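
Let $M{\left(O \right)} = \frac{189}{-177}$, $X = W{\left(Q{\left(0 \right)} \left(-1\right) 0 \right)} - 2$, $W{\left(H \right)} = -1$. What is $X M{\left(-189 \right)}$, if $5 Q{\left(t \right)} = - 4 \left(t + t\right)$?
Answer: $\frac{189}{59} \approx 3.2034$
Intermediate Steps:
$Q{\left(t \right)} = - \frac{8 t}{5}$ ($Q{\left(t \right)} = \frac{\left(-4\right) \left(t + t\right)}{5} = \frac{\left(-4\right) 2 t}{5} = \frac{\left(-8\right) t}{5} = - \frac{8 t}{5}$)
$X = -3$ ($X = -1 - 2 = -3$)
$M{\left(O \right)} = - \frac{63}{59}$ ($M{\left(O \right)} = 189 \left(- \frac{1}{177}\right) = - \frac{63}{59}$)
$X M{\left(-189 \right)} = \left(-3\right) \left(- \frac{63}{59}\right) = \frac{189}{59}$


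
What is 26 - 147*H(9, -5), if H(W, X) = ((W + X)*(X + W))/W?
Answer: -706/3 ≈ -235.33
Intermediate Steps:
H(W, X) = (W + X)²/W (H(W, X) = ((W + X)*(W + X))/W = (W + X)²/W)
26 - 147*H(9, -5) = 26 - 147*(9 - 5)²/9 = 26 - 49*4²/3 = 26 - 49*16/3 = 26 - 147*16/9 = 26 - 784/3 = -706/3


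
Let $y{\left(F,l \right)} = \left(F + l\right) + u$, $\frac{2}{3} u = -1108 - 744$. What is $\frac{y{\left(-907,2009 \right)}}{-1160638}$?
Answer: $\frac{838}{580319} \approx 0.001444$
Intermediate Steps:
$u = -2778$ ($u = \frac{3 \left(-1108 - 744\right)}{2} = \frac{3}{2} \left(-1852\right) = -2778$)
$y{\left(F,l \right)} = -2778 + F + l$ ($y{\left(F,l \right)} = \left(F + l\right) - 2778 = -2778 + F + l$)
$\frac{y{\left(-907,2009 \right)}}{-1160638} = \frac{-2778 - 907 + 2009}{-1160638} = \left(-1676\right) \left(- \frac{1}{1160638}\right) = \frac{838}{580319}$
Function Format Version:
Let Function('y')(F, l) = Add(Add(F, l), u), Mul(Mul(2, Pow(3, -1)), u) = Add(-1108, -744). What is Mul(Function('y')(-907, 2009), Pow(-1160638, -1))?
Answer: Rational(838, 580319) ≈ 0.0014440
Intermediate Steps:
u = -2778 (u = Mul(Rational(3, 2), Add(-1108, -744)) = Mul(Rational(3, 2), -1852) = -2778)
Function('y')(F, l) = Add(-2778, F, l) (Function('y')(F, l) = Add(Add(F, l), -2778) = Add(-2778, F, l))
Mul(Function('y')(-907, 2009), Pow(-1160638, -1)) = Mul(Add(-2778, -907, 2009), Pow(-1160638, -1)) = Mul(-1676, Rational(-1, 1160638)) = Rational(838, 580319)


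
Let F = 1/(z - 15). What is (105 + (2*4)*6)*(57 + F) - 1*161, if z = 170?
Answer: 1326953/155 ≈ 8561.0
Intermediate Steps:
F = 1/155 (F = 1/(170 - 15) = 1/155 ≈ 0.0064516)
(105 + (2*4)*6)*(57 + F) - 1*161 = (105 + (2*4)*6)*(57 + 1/155) - 1*161 = (105 + 8*6)*(8836/155) - 161 = (105 + 48)*(8836/155) - 161 = 153*(8836/155) - 161 = 1351908/155 - 161 = 1326953/155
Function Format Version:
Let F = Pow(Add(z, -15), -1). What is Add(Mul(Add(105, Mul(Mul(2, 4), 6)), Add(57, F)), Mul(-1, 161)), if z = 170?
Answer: Rational(1326953, 155) ≈ 8561.0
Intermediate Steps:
F = Rational(1, 155) (F = Pow(Add(170, -15), -1) = Pow(155, -1) = Rational(1, 155) ≈ 0.0064516)
Add(Mul(Add(105, Mul(Mul(2, 4), 6)), Add(57, F)), Mul(-1, 161)) = Add(Mul(Add(105, Mul(Mul(2, 4), 6)), Add(57, Rational(1, 155))), Mul(-1, 161)) = Add(Mul(Add(105, Mul(8, 6)), Rational(8836, 155)), -161) = Add(Mul(Add(105, 48), Rational(8836, 155)), -161) = Add(Mul(153, Rational(8836, 155)), -161) = Add(Rational(1351908, 155), -161) = Rational(1326953, 155)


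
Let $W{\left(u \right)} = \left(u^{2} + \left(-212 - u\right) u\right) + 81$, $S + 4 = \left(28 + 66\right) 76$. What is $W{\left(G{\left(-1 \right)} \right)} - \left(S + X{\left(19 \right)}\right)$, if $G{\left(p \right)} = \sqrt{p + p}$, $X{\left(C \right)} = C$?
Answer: $-7078 - 212 i \sqrt{2} \approx -7078.0 - 299.81 i$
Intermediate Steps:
$G{\left(p \right)} = \sqrt{2} \sqrt{p}$ ($G{\left(p \right)} = \sqrt{2 p} = \sqrt{2} \sqrt{p}$)
$S = 7140$ ($S = -4 + \left(28 + 66\right) 76 = -4 + 94 \cdot 76 = -4 + 7144 = 7140$)
$W{\left(u \right)} = 81 + u^{2} + u \left(-212 - u\right)$ ($W{\left(u \right)} = \left(u^{2} + u \left(-212 - u\right)\right) + 81 = 81 + u^{2} + u \left(-212 - u\right)$)
$W{\left(G{\left(-1 \right)} \right)} - \left(S + X{\left(19 \right)}\right) = \left(81 - 212 \sqrt{2} \sqrt{-1}\right) - \left(7140 + 19\right) = \left(81 - 212 \sqrt{2} i\right) - 7159 = \left(81 - 212 i \sqrt{2}\right) - 7159 = -7078 - 212 i \sqrt{2}$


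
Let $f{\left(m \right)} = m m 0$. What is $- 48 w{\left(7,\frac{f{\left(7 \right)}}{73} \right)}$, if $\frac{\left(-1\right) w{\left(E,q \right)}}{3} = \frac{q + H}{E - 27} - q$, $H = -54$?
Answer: $\frac{1944}{5} \approx 388.8$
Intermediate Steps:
$f{\left(m \right)} = 0$ ($f{\left(m \right)} = m^{2} \cdot 0 = 0$)
$w{\left(E,q \right)} = 3 q - \frac{3 \left(-54 + q\right)}{-27 + E}$ ($w{\left(E,q \right)} = - 3 \left(\frac{q - 54}{E - 27} - q\right) = - 3 \left(\frac{-54 + q}{-27 + E} - q\right) = - 3 \left(- q + \frac{-54 + q}{-27 + E}\right) = 3 q - \frac{3 \left(-54 + q\right)}{-27 + E}$)
$- 48 w{\left(7,\frac{f{\left(7 \right)}}{73} \right)} = - 48 \frac{3 \left(54 - 28 \cdot \frac{0}{73} + 7 \cdot \frac{0}{73}\right)}{-27 + 7} = - 48 \frac{3 \left(54 - 28 \cdot 0 \cdot \frac{1}{73} + 7 \cdot 0 \cdot \frac{1}{73}\right)}{-20} = - 48 \cdot 3 \left(- \frac{1}{20}\right) \left(54 - 0 + 7 \cdot 0\right) = - 48 \cdot 3 \left(- \frac{1}{20}\right) \left(54 + 0 + 0\right) = - 48 \cdot 3 \left(- \frac{1}{20}\right) 54 = \left(-48\right) \left(- \frac{81}{10}\right) = \frac{1944}{5}$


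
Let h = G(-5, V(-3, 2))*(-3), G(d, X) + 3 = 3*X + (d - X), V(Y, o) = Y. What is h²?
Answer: 1764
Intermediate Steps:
G(d, X) = -3 + d + 2*X (G(d, X) = -3 + (3*X + (d - X)) = -3 + (d + 2*X) = -3 + d + 2*X)
h = 42 (h = (-3 - 5 + 2*(-3))*(-3) = (-3 - 5 - 6)*(-3) = -14*(-3) = 42)
h² = 42² = 1764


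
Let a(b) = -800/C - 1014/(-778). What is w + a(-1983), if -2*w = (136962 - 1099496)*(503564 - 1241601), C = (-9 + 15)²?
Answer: -1243530178002616/3501 ≈ -3.5519e+11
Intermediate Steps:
C = 36 (C = 6² = 36)
a(b) = -73237/3501 (a(b) = -800/36 - 1014/(-778) = -800*1/36 - 1014*(-1/778) = -200/9 + 507/389 = -73237/3501)
w = -355192852879 (w = -(136962 - 1099496)*(503564 - 1241601)/2 = -(-481267)*(-738037) = -½*710385705758 = -355192852879)
w + a(-1983) = -355192852879 - 73237/3501 = -1243530178002616/3501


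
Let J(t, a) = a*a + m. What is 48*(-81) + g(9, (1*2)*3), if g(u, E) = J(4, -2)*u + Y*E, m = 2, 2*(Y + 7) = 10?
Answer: -3846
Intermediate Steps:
Y = -2 (Y = -7 + (½)*10 = -7 + 5 = -2)
J(t, a) = 2 + a² (J(t, a) = a*a + 2 = a² + 2 = 2 + a²)
g(u, E) = -2*E + 6*u (g(u, E) = (2 + (-2)²)*u - 2*E = (2 + 4)*u - 2*E = 6*u - 2*E = -2*E + 6*u)
48*(-81) + g(9, (1*2)*3) = 48*(-81) + (-2*1*2*3 + 6*9) = -3888 + (-4*3 + 54) = -3888 + (-2*6 + 54) = -3888 + (-12 + 54) = -3888 + 42 = -3846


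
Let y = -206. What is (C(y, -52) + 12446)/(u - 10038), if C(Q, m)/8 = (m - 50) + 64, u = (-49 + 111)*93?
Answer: -6071/2136 ≈ -2.8422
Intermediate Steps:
u = 5766 (u = 62*93 = 5766)
C(Q, m) = 112 + 8*m (C(Q, m) = 8*((m - 50) + 64) = 8*((-50 + m) + 64) = 8*(14 + m) = 112 + 8*m)
(C(y, -52) + 12446)/(u - 10038) = ((112 + 8*(-52)) + 12446)/(5766 - 10038) = ((112 - 416) + 12446)/(-4272) = (-304 + 12446)*(-1/4272) = 12142*(-1/4272) = -6071/2136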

________

Exercise requirements >> State the number of lines in these entries where the word "Answer" occurs, without any other words.

Written reply >> 12